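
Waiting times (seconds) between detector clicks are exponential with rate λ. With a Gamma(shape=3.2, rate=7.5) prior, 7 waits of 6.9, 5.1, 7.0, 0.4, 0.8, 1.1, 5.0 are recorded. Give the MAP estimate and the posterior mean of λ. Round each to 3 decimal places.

λ_MAP = 0.272, E[λ|data] = 0.302

Σ times = 26.3. Posterior: Gamma(shape = 3.2+7 = 10.2, rate = 7.5+26.3 = 33.8).
Mode = (α−1)/β = 9.2/33.8 = 0.272.
Mean = α/β = 10.2/33.8 = 0.302.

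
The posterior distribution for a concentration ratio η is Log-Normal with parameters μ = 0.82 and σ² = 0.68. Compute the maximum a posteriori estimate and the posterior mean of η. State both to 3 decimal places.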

★ ★ ★ ★ ★ ★ ★

* **Directions**
The records above need copying. Do it exactly.

* **Solution**
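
Waiting times (seconds) between detector clicks are exponential with rate λ. With a Gamma(shape=3.2, rate=7.5) prior, 7 waits of 6.9, 5.1, 7.0, 0.4, 0.8, 1.1, 5.0 are recorded. Give the MAP estimate and the posterior mean of λ. Round each to 3 decimal places.

λ_MAP = 0.272, E[λ|data] = 0.302

Σ times = 26.3. Posterior: Gamma(shape = 3.2+7 = 10.2, rate = 7.5+26.3 = 33.8).
Mode = (α−1)/β = 9.2/33.8 = 0.272.
Mean = α/β = 10.2/33.8 = 0.302.

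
The posterior distribution for a concentration ratio η is Log-Normal with parameters μ = 0.82 and σ² = 0.68. Compute the maximum a posteriori estimate and the posterior mean of η. State both to 3 decimal places.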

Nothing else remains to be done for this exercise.